▶ _Work instructions_
Restate the records in full, so that each line matches the original exactly.

***

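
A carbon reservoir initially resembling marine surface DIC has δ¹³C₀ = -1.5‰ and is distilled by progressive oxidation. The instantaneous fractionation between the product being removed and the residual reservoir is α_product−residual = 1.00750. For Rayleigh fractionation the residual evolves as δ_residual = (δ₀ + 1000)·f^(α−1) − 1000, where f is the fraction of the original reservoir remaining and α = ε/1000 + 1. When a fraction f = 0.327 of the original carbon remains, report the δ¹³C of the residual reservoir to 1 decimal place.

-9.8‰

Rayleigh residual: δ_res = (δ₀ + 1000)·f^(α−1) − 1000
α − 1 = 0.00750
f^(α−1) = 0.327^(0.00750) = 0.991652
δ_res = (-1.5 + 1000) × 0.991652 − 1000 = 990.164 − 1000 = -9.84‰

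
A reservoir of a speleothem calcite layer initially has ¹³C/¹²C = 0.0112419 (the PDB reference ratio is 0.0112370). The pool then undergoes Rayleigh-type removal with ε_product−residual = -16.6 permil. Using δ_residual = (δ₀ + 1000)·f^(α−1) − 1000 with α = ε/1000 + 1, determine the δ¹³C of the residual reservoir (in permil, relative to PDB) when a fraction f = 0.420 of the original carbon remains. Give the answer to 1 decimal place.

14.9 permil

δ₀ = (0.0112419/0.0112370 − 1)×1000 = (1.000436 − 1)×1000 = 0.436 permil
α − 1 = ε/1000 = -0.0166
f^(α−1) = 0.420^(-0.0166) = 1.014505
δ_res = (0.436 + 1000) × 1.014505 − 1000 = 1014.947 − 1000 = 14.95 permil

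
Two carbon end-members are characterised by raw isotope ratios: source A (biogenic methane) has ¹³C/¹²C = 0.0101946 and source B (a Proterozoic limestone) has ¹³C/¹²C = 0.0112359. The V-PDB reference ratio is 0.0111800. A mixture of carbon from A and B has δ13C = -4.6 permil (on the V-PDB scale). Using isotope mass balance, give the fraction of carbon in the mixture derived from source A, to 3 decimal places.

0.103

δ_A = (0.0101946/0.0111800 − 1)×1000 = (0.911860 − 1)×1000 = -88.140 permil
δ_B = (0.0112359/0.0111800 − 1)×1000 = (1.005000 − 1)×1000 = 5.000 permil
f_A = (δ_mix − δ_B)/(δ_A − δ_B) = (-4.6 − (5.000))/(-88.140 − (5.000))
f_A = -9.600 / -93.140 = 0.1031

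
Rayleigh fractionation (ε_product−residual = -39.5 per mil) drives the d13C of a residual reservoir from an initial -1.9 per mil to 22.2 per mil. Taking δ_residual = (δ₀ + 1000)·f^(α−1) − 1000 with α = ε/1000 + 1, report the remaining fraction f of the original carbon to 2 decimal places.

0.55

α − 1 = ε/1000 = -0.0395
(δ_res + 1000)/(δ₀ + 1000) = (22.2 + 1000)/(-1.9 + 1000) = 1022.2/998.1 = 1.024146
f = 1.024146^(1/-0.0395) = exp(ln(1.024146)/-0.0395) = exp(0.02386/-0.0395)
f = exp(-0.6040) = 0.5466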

***

▶ _The completed task_
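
A carbon reservoir initially resembling marine surface DIC has δ¹³C₀ = -1.5‰ and is distilled by progressive oxidation. The instantaneous fractionation between the product being removed and the residual reservoir is α_product−residual = 1.00750. For Rayleigh fractionation the residual evolves as δ_residual = (δ₀ + 1000)·f^(α−1) − 1000, where f is the fraction of the original reservoir remaining and α = ε/1000 + 1. When a fraction f = 0.327 of the original carbon remains, report the δ¹³C of the residual reservoir to 1 decimal place.

-9.8‰

Rayleigh residual: δ_res = (δ₀ + 1000)·f^(α−1) − 1000
α − 1 = 0.00750
f^(α−1) = 0.327^(0.00750) = 0.991652
δ_res = (-1.5 + 1000) × 0.991652 − 1000 = 990.164 − 1000 = -9.84‰

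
A reservoir of a speleothem calcite layer initially has ¹³C/¹²C = 0.0112419 (the PDB reference ratio is 0.0112370). The pool then undergoes Rayleigh-type removal with ε_product−residual = -16.6 permil. Using δ_residual = (δ₀ + 1000)·f^(α−1) − 1000 with α = ε/1000 + 1, determine the δ¹³C of the residual reservoir (in permil, relative to PDB) when a fraction f = 0.420 of the original carbon remains. Give the answer to 1 decimal place.

14.9 permil

δ₀ = (0.0112419/0.0112370 − 1)×1000 = (1.000436 − 1)×1000 = 0.436 permil
α − 1 = ε/1000 = -0.0166
f^(α−1) = 0.420^(-0.0166) = 1.014505
δ_res = (0.436 + 1000) × 1.014505 − 1000 = 1014.947 − 1000 = 14.95 permil

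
Two carbon end-members are characterised by raw isotope ratios: source A (biogenic methane) has ¹³C/¹²C = 0.0101946 and source B (a Proterozoic limestone) has ¹³C/¹²C = 0.0112359. The V-PDB reference ratio is 0.0111800. A mixture of carbon from A and B has δ13C = -4.6 permil (on the V-PDB scale). Using isotope mass balance, give the fraction of carbon in the mixture derived from source A, to 3 decimal places.

0.103

δ_A = (0.0101946/0.0111800 − 1)×1000 = (0.911860 − 1)×1000 = -88.140 permil
δ_B = (0.0112359/0.0111800 − 1)×1000 = (1.005000 − 1)×1000 = 5.000 permil
f_A = (δ_mix − δ_B)/(δ_A − δ_B) = (-4.6 − (5.000))/(-88.140 − (5.000))
f_A = -9.600 / -93.140 = 0.1031

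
Rayleigh fractionation (ε_product−residual = -39.5 per mil) drives the d13C of a residual reservoir from an initial -1.9 per mil to 22.2 per mil. Taking δ_residual = (δ₀ + 1000)·f^(α−1) − 1000 with α = ε/1000 + 1, report the remaining fraction f of the original carbon to 2 decimal places.

0.55

α − 1 = ε/1000 = -0.0395
(δ_res + 1000)/(δ₀ + 1000) = (22.2 + 1000)/(-1.9 + 1000) = 1022.2/998.1 = 1.024146
f = 1.024146^(1/-0.0395) = exp(ln(1.024146)/-0.0395) = exp(0.02386/-0.0395)
f = exp(-0.6040) = 0.5466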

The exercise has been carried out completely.